> Dataset:
◇ ◇ ◇ ◇

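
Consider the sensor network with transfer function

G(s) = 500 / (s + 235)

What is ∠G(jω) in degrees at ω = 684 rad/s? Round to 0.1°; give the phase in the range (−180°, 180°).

-71.0°

At s = jω = j684:
pole (s+235): 235 + j684 → |·| = √(235²+684²) = √523081 ≈ 723.24, ∠ = arctan(684/235) ≈ 71.04°
∠G = 0.00° − 71.04° = -71.04°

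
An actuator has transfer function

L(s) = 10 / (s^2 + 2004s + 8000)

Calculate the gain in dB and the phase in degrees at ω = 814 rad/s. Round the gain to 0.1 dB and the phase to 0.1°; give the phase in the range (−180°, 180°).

Substitute s = j814:
Numerator: 10 = 10 + j0
Denominator: (j814)^2 + 2004(j814) + 8000 = -654596 + j1631256
|N| = √(10² + 0²) ≈ 10, ∠N ≈ 0.00°
|D| = √(654596² + 1631256²) ≈ 1.7577e+06, ∠D ≈ 111.86°
|L| = 10 / 1.7577e+06 ≈ 5.6893e-06
Gain = 20 log₁₀(5.6893e-06) ≈ -104.90 dB
∠L = 0.00° − 111.86° = -111.86°

-104.9 dB, -111.9°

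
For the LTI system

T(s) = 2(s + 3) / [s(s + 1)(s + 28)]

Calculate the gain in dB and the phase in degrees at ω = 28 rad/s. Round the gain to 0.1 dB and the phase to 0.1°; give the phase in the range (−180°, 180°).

At s = jω = j28:
zero (s+3): 3 + j28 → |·| = √(3²+28²) = √793 ≈ 28.16, ∠ = arctan(28/3) ≈ 83.88°
pole (s+1): 1 + j28 → |·| = √(1²+28²) = √785 ≈ 28.018, ∠ = arctan(28/1) ≈ 87.95°
pole (s+28): 28 + j28 → |·| = √(28²+28²) = √1568 ≈ 39.598, ∠ = arctan(28/28) ≈ 45.00°
pole at origin: |s| = 28, ∠ = 90.00° (in denominator)
|T| = 2 · 28.16 / 31065 ≈ 0.001813
Gain = 20 log₁₀(0.001813) ≈ -54.83 dB
∠T = 83.88° − 222.95° = -139.07°

-54.8 dB, -139.1°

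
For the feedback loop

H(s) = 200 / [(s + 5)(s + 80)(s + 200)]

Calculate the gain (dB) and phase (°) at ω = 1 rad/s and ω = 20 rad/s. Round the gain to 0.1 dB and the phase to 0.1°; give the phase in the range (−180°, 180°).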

◇ ◇ ◇ ◇

> Activity:
A reply that repeats all the data exactly is required.

> Written solution:
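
Consider the sensor network with transfer function

G(s) = 500 / (s + 235)

What is ∠G(jω) in degrees at ω = 684 rad/s? Round to 0.1°; give the phase in the range (−180°, 180°).

-71.0°

At s = jω = j684:
pole (s+235): 235 + j684 → |·| = √(235²+684²) = √523081 ≈ 723.24, ∠ = arctan(684/235) ≈ 71.04°
∠G = 0.00° − 71.04° = -71.04°

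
An actuator has transfer function

L(s) = 10 / (s^2 + 2004s + 8000)

Calculate the gain in dB and the phase in degrees at ω = 814 rad/s. Round the gain to 0.1 dB and the phase to 0.1°; give the phase in the range (−180°, 180°).

Substitute s = j814:
Numerator: 10 = 10 + j0
Denominator: (j814)^2 + 2004(j814) + 8000 = -654596 + j1631256
|N| = √(10² + 0²) ≈ 10, ∠N ≈ 0.00°
|D| = √(654596² + 1631256²) ≈ 1.7577e+06, ∠D ≈ 111.86°
|L| = 10 / 1.7577e+06 ≈ 5.6893e-06
Gain = 20 log₁₀(5.6893e-06) ≈ -104.90 dB
∠L = 0.00° − 111.86° = -111.86°

-104.9 dB, -111.9°

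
For the LTI system

T(s) = 2(s + 3) / [s(s + 1)(s + 28)]

Calculate the gain in dB and the phase in degrees at ω = 28 rad/s. Round the gain to 0.1 dB and the phase to 0.1°; give the phase in the range (−180°, 180°).

At s = jω = j28:
zero (s+3): 3 + j28 → |·| = √(3²+28²) = √793 ≈ 28.16, ∠ = arctan(28/3) ≈ 83.88°
pole (s+1): 1 + j28 → |·| = √(1²+28²) = √785 ≈ 28.018, ∠ = arctan(28/1) ≈ 87.95°
pole (s+28): 28 + j28 → |·| = √(28²+28²) = √1568 ≈ 39.598, ∠ = arctan(28/28) ≈ 45.00°
pole at origin: |s| = 28, ∠ = 90.00° (in denominator)
|T| = 2 · 28.16 / 31065 ≈ 0.001813
Gain = 20 log₁₀(0.001813) ≈ -54.83 dB
∠T = 83.88° − 222.95° = -139.07°

-54.8 dB, -139.1°

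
For the feedback loop

H(s) = 200 / [(s + 5)(s + 80)(s + 200)]

Calculate the gain (dB) and phase (°) at ω = 1 rad/s and ω = 20 rad/s. Round the gain to 0.1 dB and the phase to 0.1°; give the phase in the range (−180°, 180°).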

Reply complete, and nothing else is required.